▸ INFORMATION PROVIDED
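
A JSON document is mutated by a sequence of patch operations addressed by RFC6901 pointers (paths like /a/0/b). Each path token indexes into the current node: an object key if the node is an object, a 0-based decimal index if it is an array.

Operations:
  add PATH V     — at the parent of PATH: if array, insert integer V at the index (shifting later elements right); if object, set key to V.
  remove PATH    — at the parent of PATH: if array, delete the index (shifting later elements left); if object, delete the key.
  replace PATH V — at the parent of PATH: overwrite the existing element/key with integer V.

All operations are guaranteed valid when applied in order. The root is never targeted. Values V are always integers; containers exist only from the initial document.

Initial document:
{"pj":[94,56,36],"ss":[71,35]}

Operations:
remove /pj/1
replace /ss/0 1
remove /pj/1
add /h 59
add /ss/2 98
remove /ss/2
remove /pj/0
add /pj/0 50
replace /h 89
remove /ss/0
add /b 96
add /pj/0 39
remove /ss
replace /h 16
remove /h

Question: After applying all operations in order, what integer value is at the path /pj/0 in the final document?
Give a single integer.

Answer: 39

Derivation:
After op 1 (remove /pj/1): {"pj":[94,36],"ss":[71,35]}
After op 2 (replace /ss/0 1): {"pj":[94,36],"ss":[1,35]}
After op 3 (remove /pj/1): {"pj":[94],"ss":[1,35]}
After op 4 (add /h 59): {"h":59,"pj":[94],"ss":[1,35]}
After op 5 (add /ss/2 98): {"h":59,"pj":[94],"ss":[1,35,98]}
After op 6 (remove /ss/2): {"h":59,"pj":[94],"ss":[1,35]}
After op 7 (remove /pj/0): {"h":59,"pj":[],"ss":[1,35]}
After op 8 (add /pj/0 50): {"h":59,"pj":[50],"ss":[1,35]}
After op 9 (replace /h 89): {"h":89,"pj":[50],"ss":[1,35]}
After op 10 (remove /ss/0): {"h":89,"pj":[50],"ss":[35]}
After op 11 (add /b 96): {"b":96,"h":89,"pj":[50],"ss":[35]}
After op 12 (add /pj/0 39): {"b":96,"h":89,"pj":[39,50],"ss":[35]}
After op 13 (remove /ss): {"b":96,"h":89,"pj":[39,50]}
After op 14 (replace /h 16): {"b":96,"h":16,"pj":[39,50]}
After op 15 (remove /h): {"b":96,"pj":[39,50]}
Value at /pj/0: 39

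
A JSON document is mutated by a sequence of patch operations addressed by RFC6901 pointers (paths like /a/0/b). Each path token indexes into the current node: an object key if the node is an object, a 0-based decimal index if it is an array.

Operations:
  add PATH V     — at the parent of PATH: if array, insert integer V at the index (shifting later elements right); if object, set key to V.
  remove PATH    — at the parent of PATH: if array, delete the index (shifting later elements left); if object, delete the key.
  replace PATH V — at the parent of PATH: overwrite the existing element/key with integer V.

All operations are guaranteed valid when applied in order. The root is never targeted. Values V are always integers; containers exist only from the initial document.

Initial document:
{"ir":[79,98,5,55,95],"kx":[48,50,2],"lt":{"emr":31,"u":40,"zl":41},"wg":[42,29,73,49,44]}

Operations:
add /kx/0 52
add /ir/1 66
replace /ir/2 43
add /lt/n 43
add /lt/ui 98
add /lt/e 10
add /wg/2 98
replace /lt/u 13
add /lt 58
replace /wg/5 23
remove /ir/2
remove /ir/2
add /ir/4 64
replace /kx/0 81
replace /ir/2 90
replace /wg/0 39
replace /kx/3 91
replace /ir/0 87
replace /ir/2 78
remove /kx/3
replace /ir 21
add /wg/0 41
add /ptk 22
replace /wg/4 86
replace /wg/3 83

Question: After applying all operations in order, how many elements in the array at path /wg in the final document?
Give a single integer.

After op 1 (add /kx/0 52): {"ir":[79,98,5,55,95],"kx":[52,48,50,2],"lt":{"emr":31,"u":40,"zl":41},"wg":[42,29,73,49,44]}
After op 2 (add /ir/1 66): {"ir":[79,66,98,5,55,95],"kx":[52,48,50,2],"lt":{"emr":31,"u":40,"zl":41},"wg":[42,29,73,49,44]}
After op 3 (replace /ir/2 43): {"ir":[79,66,43,5,55,95],"kx":[52,48,50,2],"lt":{"emr":31,"u":40,"zl":41},"wg":[42,29,73,49,44]}
After op 4 (add /lt/n 43): {"ir":[79,66,43,5,55,95],"kx":[52,48,50,2],"lt":{"emr":31,"n":43,"u":40,"zl":41},"wg":[42,29,73,49,44]}
After op 5 (add /lt/ui 98): {"ir":[79,66,43,5,55,95],"kx":[52,48,50,2],"lt":{"emr":31,"n":43,"u":40,"ui":98,"zl":41},"wg":[42,29,73,49,44]}
After op 6 (add /lt/e 10): {"ir":[79,66,43,5,55,95],"kx":[52,48,50,2],"lt":{"e":10,"emr":31,"n":43,"u":40,"ui":98,"zl":41},"wg":[42,29,73,49,44]}
After op 7 (add /wg/2 98): {"ir":[79,66,43,5,55,95],"kx":[52,48,50,2],"lt":{"e":10,"emr":31,"n":43,"u":40,"ui":98,"zl":41},"wg":[42,29,98,73,49,44]}
After op 8 (replace /lt/u 13): {"ir":[79,66,43,5,55,95],"kx":[52,48,50,2],"lt":{"e":10,"emr":31,"n":43,"u":13,"ui":98,"zl":41},"wg":[42,29,98,73,49,44]}
After op 9 (add /lt 58): {"ir":[79,66,43,5,55,95],"kx":[52,48,50,2],"lt":58,"wg":[42,29,98,73,49,44]}
After op 10 (replace /wg/5 23): {"ir":[79,66,43,5,55,95],"kx":[52,48,50,2],"lt":58,"wg":[42,29,98,73,49,23]}
After op 11 (remove /ir/2): {"ir":[79,66,5,55,95],"kx":[52,48,50,2],"lt":58,"wg":[42,29,98,73,49,23]}
After op 12 (remove /ir/2): {"ir":[79,66,55,95],"kx":[52,48,50,2],"lt":58,"wg":[42,29,98,73,49,23]}
After op 13 (add /ir/4 64): {"ir":[79,66,55,95,64],"kx":[52,48,50,2],"lt":58,"wg":[42,29,98,73,49,23]}
After op 14 (replace /kx/0 81): {"ir":[79,66,55,95,64],"kx":[81,48,50,2],"lt":58,"wg":[42,29,98,73,49,23]}
After op 15 (replace /ir/2 90): {"ir":[79,66,90,95,64],"kx":[81,48,50,2],"lt":58,"wg":[42,29,98,73,49,23]}
After op 16 (replace /wg/0 39): {"ir":[79,66,90,95,64],"kx":[81,48,50,2],"lt":58,"wg":[39,29,98,73,49,23]}
After op 17 (replace /kx/3 91): {"ir":[79,66,90,95,64],"kx":[81,48,50,91],"lt":58,"wg":[39,29,98,73,49,23]}
After op 18 (replace /ir/0 87): {"ir":[87,66,90,95,64],"kx":[81,48,50,91],"lt":58,"wg":[39,29,98,73,49,23]}
After op 19 (replace /ir/2 78): {"ir":[87,66,78,95,64],"kx":[81,48,50,91],"lt":58,"wg":[39,29,98,73,49,23]}
After op 20 (remove /kx/3): {"ir":[87,66,78,95,64],"kx":[81,48,50],"lt":58,"wg":[39,29,98,73,49,23]}
After op 21 (replace /ir 21): {"ir":21,"kx":[81,48,50],"lt":58,"wg":[39,29,98,73,49,23]}
After op 22 (add /wg/0 41): {"ir":21,"kx":[81,48,50],"lt":58,"wg":[41,39,29,98,73,49,23]}
After op 23 (add /ptk 22): {"ir":21,"kx":[81,48,50],"lt":58,"ptk":22,"wg":[41,39,29,98,73,49,23]}
After op 24 (replace /wg/4 86): {"ir":21,"kx":[81,48,50],"lt":58,"ptk":22,"wg":[41,39,29,98,86,49,23]}
After op 25 (replace /wg/3 83): {"ir":21,"kx":[81,48,50],"lt":58,"ptk":22,"wg":[41,39,29,83,86,49,23]}
Size at path /wg: 7

Answer: 7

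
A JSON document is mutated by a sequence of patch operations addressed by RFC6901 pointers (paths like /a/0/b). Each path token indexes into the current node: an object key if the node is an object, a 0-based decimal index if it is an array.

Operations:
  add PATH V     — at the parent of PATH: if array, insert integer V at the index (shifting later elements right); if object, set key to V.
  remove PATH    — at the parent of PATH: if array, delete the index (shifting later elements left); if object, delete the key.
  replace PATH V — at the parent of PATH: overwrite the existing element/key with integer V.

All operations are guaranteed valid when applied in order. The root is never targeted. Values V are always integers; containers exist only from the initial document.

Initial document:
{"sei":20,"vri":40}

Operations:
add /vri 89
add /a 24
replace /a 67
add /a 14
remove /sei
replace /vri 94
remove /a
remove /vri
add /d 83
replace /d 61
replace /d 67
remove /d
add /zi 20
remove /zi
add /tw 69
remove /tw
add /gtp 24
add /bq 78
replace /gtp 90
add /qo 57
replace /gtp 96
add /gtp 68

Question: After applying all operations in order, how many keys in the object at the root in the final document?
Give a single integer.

After op 1 (add /vri 89): {"sei":20,"vri":89}
After op 2 (add /a 24): {"a":24,"sei":20,"vri":89}
After op 3 (replace /a 67): {"a":67,"sei":20,"vri":89}
After op 4 (add /a 14): {"a":14,"sei":20,"vri":89}
After op 5 (remove /sei): {"a":14,"vri":89}
After op 6 (replace /vri 94): {"a":14,"vri":94}
After op 7 (remove /a): {"vri":94}
After op 8 (remove /vri): {}
After op 9 (add /d 83): {"d":83}
After op 10 (replace /d 61): {"d":61}
After op 11 (replace /d 67): {"d":67}
After op 12 (remove /d): {}
After op 13 (add /zi 20): {"zi":20}
After op 14 (remove /zi): {}
After op 15 (add /tw 69): {"tw":69}
After op 16 (remove /tw): {}
After op 17 (add /gtp 24): {"gtp":24}
After op 18 (add /bq 78): {"bq":78,"gtp":24}
After op 19 (replace /gtp 90): {"bq":78,"gtp":90}
After op 20 (add /qo 57): {"bq":78,"gtp":90,"qo":57}
After op 21 (replace /gtp 96): {"bq":78,"gtp":96,"qo":57}
After op 22 (add /gtp 68): {"bq":78,"gtp":68,"qo":57}
Size at the root: 3

Answer: 3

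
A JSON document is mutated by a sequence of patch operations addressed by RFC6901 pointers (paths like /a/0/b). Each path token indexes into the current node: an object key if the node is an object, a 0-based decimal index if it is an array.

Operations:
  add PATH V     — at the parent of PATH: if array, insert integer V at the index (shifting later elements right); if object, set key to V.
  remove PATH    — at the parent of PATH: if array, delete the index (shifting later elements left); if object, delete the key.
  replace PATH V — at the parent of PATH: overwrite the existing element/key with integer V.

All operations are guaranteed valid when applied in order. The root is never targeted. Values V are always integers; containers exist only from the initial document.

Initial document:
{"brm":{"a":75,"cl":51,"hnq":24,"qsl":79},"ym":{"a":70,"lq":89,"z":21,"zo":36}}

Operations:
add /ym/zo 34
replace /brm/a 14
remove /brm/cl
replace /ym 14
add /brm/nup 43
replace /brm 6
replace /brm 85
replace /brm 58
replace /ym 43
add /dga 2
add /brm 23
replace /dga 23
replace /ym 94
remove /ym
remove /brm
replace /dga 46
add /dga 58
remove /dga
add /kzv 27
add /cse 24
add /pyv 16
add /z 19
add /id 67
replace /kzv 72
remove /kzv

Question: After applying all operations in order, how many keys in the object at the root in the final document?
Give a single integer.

Answer: 4

Derivation:
After op 1 (add /ym/zo 34): {"brm":{"a":75,"cl":51,"hnq":24,"qsl":79},"ym":{"a":70,"lq":89,"z":21,"zo":34}}
After op 2 (replace /brm/a 14): {"brm":{"a":14,"cl":51,"hnq":24,"qsl":79},"ym":{"a":70,"lq":89,"z":21,"zo":34}}
After op 3 (remove /brm/cl): {"brm":{"a":14,"hnq":24,"qsl":79},"ym":{"a":70,"lq":89,"z":21,"zo":34}}
After op 4 (replace /ym 14): {"brm":{"a":14,"hnq":24,"qsl":79},"ym":14}
After op 5 (add /brm/nup 43): {"brm":{"a":14,"hnq":24,"nup":43,"qsl":79},"ym":14}
After op 6 (replace /brm 6): {"brm":6,"ym":14}
After op 7 (replace /brm 85): {"brm":85,"ym":14}
After op 8 (replace /brm 58): {"brm":58,"ym":14}
After op 9 (replace /ym 43): {"brm":58,"ym":43}
After op 10 (add /dga 2): {"brm":58,"dga":2,"ym":43}
After op 11 (add /brm 23): {"brm":23,"dga":2,"ym":43}
After op 12 (replace /dga 23): {"brm":23,"dga":23,"ym":43}
After op 13 (replace /ym 94): {"brm":23,"dga":23,"ym":94}
After op 14 (remove /ym): {"brm":23,"dga":23}
After op 15 (remove /brm): {"dga":23}
After op 16 (replace /dga 46): {"dga":46}
After op 17 (add /dga 58): {"dga":58}
After op 18 (remove /dga): {}
After op 19 (add /kzv 27): {"kzv":27}
After op 20 (add /cse 24): {"cse":24,"kzv":27}
After op 21 (add /pyv 16): {"cse":24,"kzv":27,"pyv":16}
After op 22 (add /z 19): {"cse":24,"kzv":27,"pyv":16,"z":19}
After op 23 (add /id 67): {"cse":24,"id":67,"kzv":27,"pyv":16,"z":19}
After op 24 (replace /kzv 72): {"cse":24,"id":67,"kzv":72,"pyv":16,"z":19}
After op 25 (remove /kzv): {"cse":24,"id":67,"pyv":16,"z":19}
Size at the root: 4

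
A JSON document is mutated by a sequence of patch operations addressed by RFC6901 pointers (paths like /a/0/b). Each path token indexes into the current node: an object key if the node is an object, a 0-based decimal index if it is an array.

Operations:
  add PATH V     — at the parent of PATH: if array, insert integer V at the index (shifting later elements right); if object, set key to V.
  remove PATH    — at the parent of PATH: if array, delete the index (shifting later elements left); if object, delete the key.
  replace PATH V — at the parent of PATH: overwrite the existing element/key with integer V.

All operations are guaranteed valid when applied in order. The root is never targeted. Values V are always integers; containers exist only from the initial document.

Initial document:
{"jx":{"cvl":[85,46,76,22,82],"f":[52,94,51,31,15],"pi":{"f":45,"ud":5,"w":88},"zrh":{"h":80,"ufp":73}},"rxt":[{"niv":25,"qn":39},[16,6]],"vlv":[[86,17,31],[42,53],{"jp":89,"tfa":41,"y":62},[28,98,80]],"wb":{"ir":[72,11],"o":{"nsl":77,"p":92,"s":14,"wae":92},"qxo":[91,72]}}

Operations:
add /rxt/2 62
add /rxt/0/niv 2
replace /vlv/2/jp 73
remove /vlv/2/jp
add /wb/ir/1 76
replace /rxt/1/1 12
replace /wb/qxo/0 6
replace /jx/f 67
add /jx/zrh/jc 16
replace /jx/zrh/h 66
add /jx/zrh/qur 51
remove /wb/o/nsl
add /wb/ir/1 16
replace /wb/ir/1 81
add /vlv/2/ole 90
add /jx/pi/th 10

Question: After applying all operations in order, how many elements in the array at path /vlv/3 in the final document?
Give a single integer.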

▸ EXERCISE AIM
Set down, word for word, only the lines running from the line with "remove /vlv/2/jp" to the last line of the listing above. Both of those lines belong in your answer.

▸ OUTPUT OF THE EXERCISE
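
remove /vlv/2/jp
add /wb/ir/1 76
replace /rxt/1/1 12
replace /wb/qxo/0 6
replace /jx/f 67
add /jx/zrh/jc 16
replace /jx/zrh/h 66
add /jx/zrh/qur 51
remove /wb/o/nsl
add /wb/ir/1 16
replace /wb/ir/1 81
add /vlv/2/ole 90
add /jx/pi/th 10

Question: After applying all operations in order, how many elements in the array at path /vlv/3 in the final document?
Give a single integer.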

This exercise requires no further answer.